### [About this task]
The job is to find each line in the entries holding the string "Pension" and copy that line.

### [Task inputs]
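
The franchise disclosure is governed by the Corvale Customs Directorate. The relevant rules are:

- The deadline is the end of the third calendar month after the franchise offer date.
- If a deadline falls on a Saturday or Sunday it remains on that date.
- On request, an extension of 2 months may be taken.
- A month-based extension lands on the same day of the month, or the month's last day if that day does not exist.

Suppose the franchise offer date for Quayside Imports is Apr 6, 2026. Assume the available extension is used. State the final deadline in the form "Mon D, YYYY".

3 months after Apr 6, 2026 is July 2026; that month ends on Jul 31, 2026.
No adjustment is made for weekends or holidays, so Jul 31, 2026 stands.
Applying the 2 months extension: 2 months after Jul 31, 2026 is Sep 30, 2026 (day 31 does not exist in September, so the month's last day is used).
No adjustment is made for weekends or holidays, so Sep 30, 2026 stands.
Deadline: Sep 30, 2026.

Sep 30, 2026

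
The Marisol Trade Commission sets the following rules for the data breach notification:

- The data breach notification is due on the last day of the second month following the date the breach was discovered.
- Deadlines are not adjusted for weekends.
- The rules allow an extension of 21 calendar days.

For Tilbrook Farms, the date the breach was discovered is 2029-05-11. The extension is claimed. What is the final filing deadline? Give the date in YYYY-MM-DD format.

The second month after 2029-05-11 is July 2029, whose last day is 2029-07-31.
No adjustment is made for weekends or holidays, so 2029-07-31 stands.
Add the 21 calendar-day extension to 2029-07-31: 2029-08-21.
2029-08-21 is a Tuesday; no weekend or holiday adjustment applies.
The final due date is 2029-08-21.

2029-08-21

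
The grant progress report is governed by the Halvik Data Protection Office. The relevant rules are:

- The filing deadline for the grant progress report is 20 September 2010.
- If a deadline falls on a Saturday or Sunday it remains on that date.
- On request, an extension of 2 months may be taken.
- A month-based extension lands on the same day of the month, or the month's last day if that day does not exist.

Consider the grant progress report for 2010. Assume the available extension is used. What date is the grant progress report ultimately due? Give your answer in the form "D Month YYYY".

The stated deadline is 20 September 2010.
20 September 2010 is a Monday; no weekend or holiday adjustment applies.
Applying the 2 months extension: 2 months after 20 September 2010 is 20 November 2010.
No adjustment is made for weekends or holidays, so 20 November 2010 stands.
Deadline: 20 November 2010.

20 November 2010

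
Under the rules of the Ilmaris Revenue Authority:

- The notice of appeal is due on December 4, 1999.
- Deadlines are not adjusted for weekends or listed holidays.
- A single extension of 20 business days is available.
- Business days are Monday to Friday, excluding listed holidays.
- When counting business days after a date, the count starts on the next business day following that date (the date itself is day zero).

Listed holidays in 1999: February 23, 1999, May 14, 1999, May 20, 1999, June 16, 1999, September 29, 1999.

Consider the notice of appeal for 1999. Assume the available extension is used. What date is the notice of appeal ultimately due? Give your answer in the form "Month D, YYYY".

December 31, 1999

Start from the fixed due date, December 4, 1999.
December 4, 1999 is a Saturday; no weekend or holiday adjustment applies.
The 20-business-day extension runs from December 4, 1999 to December 31, 1999.
No adjustment is made for weekends or holidays, so December 31, 1999 stands.
Deadline: December 31, 1999.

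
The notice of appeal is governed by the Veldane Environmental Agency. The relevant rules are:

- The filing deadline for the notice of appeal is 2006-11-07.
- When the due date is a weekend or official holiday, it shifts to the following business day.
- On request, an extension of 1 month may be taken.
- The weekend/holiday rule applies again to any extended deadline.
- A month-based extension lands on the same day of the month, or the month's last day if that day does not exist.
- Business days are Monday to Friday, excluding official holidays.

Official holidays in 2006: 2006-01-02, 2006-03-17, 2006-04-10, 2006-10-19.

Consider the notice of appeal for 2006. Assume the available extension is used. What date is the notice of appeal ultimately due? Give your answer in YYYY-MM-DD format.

2006-12-07

The statutory due date is 2006-11-07.
2006-11-07 (Tuesday) is already a business day.
Applying the 1 month extension: 1 month after 2006-11-07 is 2006-12-07.
2006-12-07 (Thursday) is already a business day.
The final due date is 2006-12-07.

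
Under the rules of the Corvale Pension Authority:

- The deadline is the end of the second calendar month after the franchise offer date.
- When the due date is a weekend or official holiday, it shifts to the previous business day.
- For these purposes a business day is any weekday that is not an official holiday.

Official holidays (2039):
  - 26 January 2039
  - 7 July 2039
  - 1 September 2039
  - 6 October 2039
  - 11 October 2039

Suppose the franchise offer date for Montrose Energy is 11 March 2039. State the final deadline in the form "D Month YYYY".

2 months after 11 March 2039 is May 2039; that month ends on 31 May 2039.
31 May 2039 falls on a Tuesday, which is a business day, so no adjustment is needed.
The final due date is 31 May 2039.

31 May 2039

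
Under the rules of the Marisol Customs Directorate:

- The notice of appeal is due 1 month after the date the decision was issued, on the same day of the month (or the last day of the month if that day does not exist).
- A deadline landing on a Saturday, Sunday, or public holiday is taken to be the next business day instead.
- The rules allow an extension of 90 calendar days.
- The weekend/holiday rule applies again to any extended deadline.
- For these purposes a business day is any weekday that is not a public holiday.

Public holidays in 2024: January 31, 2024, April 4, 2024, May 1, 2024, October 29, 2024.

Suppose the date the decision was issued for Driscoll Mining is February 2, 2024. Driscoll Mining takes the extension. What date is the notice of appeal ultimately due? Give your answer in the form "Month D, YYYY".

Moving 1 month forward from February 2, 2024 on the corresponding day gives March 2, 2024.
March 2, 2024 is a Saturday, so it moves to the next business day, March 4, 2024 (Monday).
Add the 90 calendar-day extension to March 4, 2024: June 2, 2024.
June 2, 2024 is a Sunday; the next business day is June 3, 2024 (Monday).
The final due date is June 3, 2024.

June 3, 2024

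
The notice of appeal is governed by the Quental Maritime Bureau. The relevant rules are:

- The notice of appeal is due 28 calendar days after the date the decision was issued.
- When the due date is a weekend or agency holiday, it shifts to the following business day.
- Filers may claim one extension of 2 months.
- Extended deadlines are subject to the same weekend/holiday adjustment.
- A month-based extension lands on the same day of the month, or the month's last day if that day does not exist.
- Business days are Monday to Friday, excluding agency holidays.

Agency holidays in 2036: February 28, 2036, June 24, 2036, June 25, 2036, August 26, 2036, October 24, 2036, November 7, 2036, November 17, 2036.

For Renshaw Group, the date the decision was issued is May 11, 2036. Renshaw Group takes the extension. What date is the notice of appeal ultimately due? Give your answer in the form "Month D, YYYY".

From May 11, 2036, 28 calendar days later is June 8, 2036.
Because June 8, 2036 is a Sunday, the deadline becomes June 9, 2036 (Monday).
The 2 months extension carries June 9, 2036 to August 9, 2036.
August 9, 2036 is a Saturday, so it moves to the next business day, August 11, 2036 (Monday).
Deadline: August 11, 2036.

August 11, 2036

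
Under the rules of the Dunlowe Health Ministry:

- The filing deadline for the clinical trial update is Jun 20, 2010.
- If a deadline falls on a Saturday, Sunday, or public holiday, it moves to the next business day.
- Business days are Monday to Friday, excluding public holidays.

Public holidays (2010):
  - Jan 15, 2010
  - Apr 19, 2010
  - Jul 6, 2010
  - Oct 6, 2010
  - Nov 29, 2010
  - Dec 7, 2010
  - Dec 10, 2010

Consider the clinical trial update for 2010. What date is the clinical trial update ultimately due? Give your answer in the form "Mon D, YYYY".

Jun 21, 2010

Start from the fixed due date, Jun 20, 2010.
Jun 20, 2010 falls on a Sunday. Rolling to the next business day gives Jun 21, 2010, a Monday.
So the filing is due Jun 21, 2010.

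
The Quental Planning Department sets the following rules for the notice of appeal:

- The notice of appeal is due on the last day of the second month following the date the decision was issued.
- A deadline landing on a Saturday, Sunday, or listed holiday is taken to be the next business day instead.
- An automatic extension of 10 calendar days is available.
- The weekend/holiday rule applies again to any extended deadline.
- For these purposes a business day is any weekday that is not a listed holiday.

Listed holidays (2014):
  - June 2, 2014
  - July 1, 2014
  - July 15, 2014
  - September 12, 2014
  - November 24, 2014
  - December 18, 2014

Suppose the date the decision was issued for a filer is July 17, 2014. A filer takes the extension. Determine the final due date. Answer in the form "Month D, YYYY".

2 months after July 17, 2014 is September 2014; that month ends on September 30, 2014.
September 30, 2014 falls on a Tuesday, which is a business day, so no adjustment is needed.
Applying the 10-calendar-day extension: September 30, 2014 + 10 days = October 10, 2014.
October 10, 2014 (Friday) is already a business day.
The final due date is October 10, 2014.

October 10, 2014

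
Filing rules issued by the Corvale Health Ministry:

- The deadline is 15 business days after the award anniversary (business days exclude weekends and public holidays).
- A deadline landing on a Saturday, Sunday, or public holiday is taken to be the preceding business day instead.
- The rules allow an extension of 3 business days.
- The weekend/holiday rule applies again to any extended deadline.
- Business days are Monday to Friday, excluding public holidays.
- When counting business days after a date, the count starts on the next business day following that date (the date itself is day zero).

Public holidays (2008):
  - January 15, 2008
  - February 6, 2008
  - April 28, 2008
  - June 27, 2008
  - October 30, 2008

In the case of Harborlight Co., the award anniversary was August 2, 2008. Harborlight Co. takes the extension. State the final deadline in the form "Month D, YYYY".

Starting the day after August 2, 2008 and counting 15 business days lands on August 22, 2008.
Since August 22, 2008 is a Friday and not a holiday, the date is unchanged.
Applying the 3-business-day extension: 3 business days after August 22, 2008 is August 27, 2008.
August 27, 2008 is a Wednesday and not a listed holiday, so it stands.
Final deadline: August 27, 2008.

August 27, 2008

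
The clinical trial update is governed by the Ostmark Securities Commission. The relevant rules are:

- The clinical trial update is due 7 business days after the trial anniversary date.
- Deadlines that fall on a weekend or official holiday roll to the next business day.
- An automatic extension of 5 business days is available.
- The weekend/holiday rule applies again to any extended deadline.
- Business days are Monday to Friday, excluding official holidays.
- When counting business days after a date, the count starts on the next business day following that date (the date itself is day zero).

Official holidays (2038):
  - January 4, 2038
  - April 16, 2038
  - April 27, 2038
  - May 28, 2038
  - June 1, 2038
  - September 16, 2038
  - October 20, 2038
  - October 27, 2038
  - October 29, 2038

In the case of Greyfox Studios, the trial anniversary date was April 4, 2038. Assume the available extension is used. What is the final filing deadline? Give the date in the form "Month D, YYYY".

Starting the day after April 4, 2038 and counting 7 business days lands on April 13, 2038.
Since April 13, 2038 is a Tuesday and not a holiday, the date is unchanged.
Counting 5 further business days from April 13, 2038 reaches April 21, 2038.
Since April 21, 2038 is a Wednesday and not a holiday, the date is unchanged.
Final deadline: April 21, 2038.

April 21, 2038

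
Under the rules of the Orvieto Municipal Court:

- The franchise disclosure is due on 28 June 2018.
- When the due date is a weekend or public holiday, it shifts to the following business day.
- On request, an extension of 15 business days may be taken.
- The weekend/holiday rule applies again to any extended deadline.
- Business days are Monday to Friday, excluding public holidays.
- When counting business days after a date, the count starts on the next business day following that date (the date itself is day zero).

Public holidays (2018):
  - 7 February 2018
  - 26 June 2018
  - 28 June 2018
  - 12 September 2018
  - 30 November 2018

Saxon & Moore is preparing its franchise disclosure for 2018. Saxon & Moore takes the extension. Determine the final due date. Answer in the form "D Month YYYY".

Start from the fixed due date, 28 June 2018.
28 June 2018 is a listed holiday, so it moves to the next business day, 29 June 2018 (Friday).
The 15-business-day extension runs from 29 June 2018 to 20 July 2018.
20 July 2018 (Friday) is already a business day.
Final deadline: 20 July 2018.

20 July 2018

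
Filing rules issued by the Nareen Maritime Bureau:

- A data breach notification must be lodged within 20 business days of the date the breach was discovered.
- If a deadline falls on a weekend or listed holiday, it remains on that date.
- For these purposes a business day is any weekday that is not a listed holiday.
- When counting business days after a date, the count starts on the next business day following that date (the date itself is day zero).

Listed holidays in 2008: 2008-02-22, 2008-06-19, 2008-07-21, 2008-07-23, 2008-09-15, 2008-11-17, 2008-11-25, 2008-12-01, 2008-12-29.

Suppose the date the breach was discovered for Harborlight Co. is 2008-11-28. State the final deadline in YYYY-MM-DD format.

Starting the day after 2008-11-28 and counting 20 business days lands on 2008-12-30.
No adjustment is made for weekends or holidays, so 2008-12-30 stands.
The final due date is 2008-12-30.

2008-12-30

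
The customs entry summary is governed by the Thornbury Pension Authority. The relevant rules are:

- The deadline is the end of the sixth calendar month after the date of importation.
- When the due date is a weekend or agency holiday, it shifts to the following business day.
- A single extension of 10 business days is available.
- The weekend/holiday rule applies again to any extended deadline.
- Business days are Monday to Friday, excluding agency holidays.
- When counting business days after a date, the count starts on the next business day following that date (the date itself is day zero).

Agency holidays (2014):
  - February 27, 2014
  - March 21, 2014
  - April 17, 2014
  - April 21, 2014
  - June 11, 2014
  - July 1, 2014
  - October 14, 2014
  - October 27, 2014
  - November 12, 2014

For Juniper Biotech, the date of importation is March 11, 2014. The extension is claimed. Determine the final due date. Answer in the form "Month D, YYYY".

October 15, 2014

6 months after March 11, 2014 falls in September 2014; the last day of that month is September 30, 2014.
Since September 30, 2014 is a Tuesday and not a holiday, the date is unchanged.
Counting 10 further business days from September 30, 2014 reaches October 15, 2014.
October 15, 2014 (Wednesday) is already a business day.
The final due date is October 15, 2014.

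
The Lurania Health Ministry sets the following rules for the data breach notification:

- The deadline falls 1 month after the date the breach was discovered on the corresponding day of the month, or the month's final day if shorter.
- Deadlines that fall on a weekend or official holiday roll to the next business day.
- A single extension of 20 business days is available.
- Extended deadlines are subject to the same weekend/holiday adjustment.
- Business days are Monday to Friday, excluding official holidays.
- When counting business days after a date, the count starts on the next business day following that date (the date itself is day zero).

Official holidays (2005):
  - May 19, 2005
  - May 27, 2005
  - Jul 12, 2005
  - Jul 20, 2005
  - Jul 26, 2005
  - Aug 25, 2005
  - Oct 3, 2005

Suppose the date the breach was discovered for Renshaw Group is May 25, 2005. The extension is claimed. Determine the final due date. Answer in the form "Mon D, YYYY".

Jul 28, 2005

1 month from May 25, 2005 is Jun 25, 2005.
Because Jun 25, 2005 is a Saturday, the deadline becomes Jun 27, 2005 (Monday).
Applying the 20-business-day extension: 20 business days after Jun 27, 2005 is Jul 28, 2005.
Jul 28, 2005 is a Thursday and not a listed holiday, so it stands.
The final due date is Jul 28, 2005.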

### [Your solution]
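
Under the rules of the Corvale Pension Authority:
The customs entry summary is governed by the Thornbury Pension Authority. The relevant rules are: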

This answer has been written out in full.